▶ _What you are asked to do_:
Below are entries; output exactly the lines from the one with "f'(-3.32) = -6.32" to the one with "f'(12.00) = 14.52", both included, and nothing else.

▶ _Supplied information_:
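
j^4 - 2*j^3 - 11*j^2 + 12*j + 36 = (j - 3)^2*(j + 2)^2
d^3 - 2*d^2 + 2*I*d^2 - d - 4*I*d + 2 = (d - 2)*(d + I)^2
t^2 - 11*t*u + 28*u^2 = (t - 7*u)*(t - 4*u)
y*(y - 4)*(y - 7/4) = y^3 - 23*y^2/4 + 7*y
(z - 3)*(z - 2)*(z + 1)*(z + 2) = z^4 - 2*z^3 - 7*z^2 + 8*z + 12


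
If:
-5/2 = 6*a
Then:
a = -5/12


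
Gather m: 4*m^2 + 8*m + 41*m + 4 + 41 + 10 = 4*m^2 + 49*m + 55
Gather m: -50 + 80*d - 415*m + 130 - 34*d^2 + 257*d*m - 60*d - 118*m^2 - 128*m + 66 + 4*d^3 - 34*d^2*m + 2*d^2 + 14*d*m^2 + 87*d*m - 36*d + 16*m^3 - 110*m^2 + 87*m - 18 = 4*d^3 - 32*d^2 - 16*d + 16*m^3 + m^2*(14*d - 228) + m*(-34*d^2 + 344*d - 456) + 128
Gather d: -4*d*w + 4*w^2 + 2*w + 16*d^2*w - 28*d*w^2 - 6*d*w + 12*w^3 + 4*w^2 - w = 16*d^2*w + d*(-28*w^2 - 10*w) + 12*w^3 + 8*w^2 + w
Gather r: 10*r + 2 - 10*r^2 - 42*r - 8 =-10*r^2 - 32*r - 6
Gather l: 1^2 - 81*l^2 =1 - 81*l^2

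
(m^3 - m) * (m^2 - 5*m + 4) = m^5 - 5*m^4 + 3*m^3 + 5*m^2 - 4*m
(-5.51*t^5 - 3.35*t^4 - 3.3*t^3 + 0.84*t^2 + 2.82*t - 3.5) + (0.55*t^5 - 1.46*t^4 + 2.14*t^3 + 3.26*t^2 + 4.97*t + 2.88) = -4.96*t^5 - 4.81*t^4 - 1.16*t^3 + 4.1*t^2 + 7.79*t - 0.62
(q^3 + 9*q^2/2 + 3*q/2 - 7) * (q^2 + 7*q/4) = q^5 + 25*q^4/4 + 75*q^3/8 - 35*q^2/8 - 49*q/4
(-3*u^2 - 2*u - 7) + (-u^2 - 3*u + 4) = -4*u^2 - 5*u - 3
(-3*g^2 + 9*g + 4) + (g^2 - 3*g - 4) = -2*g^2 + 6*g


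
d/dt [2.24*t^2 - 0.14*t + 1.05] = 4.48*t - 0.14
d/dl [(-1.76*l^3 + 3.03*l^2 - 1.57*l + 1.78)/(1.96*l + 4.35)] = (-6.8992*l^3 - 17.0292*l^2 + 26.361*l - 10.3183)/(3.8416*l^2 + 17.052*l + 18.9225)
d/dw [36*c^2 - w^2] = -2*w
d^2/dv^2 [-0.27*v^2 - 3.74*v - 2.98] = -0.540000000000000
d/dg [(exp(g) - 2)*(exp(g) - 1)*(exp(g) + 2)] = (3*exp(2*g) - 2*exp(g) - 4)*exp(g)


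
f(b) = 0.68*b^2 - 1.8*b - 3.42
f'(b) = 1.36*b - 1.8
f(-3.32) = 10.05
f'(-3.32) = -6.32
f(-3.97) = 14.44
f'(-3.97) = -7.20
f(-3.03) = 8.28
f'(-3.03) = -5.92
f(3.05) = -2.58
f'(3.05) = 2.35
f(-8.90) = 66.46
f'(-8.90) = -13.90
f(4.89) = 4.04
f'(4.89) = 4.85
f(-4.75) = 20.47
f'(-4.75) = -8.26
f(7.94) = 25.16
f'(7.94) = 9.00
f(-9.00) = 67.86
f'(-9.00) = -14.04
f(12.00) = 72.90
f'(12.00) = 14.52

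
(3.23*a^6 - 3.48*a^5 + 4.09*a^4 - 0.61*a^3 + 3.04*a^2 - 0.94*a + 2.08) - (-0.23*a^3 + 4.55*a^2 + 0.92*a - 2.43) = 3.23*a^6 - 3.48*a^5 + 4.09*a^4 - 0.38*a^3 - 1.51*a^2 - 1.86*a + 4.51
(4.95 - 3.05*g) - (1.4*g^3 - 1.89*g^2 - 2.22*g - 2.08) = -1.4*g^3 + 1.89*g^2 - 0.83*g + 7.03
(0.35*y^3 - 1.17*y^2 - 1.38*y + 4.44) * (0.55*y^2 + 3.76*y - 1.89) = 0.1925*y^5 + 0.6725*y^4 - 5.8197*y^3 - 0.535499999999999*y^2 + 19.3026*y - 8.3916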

▶ _Result of this exercise_:
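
f'(-3.32) = -6.32
f(-3.97) = 14.44
f'(-3.97) = -7.20
f(-3.03) = 8.28
f'(-3.03) = -5.92
f(3.05) = -2.58
f'(3.05) = 2.35
f(-8.90) = 66.46
f'(-8.90) = -13.90
f(4.89) = 4.04
f'(4.89) = 4.85
f(-4.75) = 20.47
f'(-4.75) = -8.26
f(7.94) = 25.16
f'(7.94) = 9.00
f(-9.00) = 67.86
f'(-9.00) = -14.04
f(12.00) = 72.90
f'(12.00) = 14.52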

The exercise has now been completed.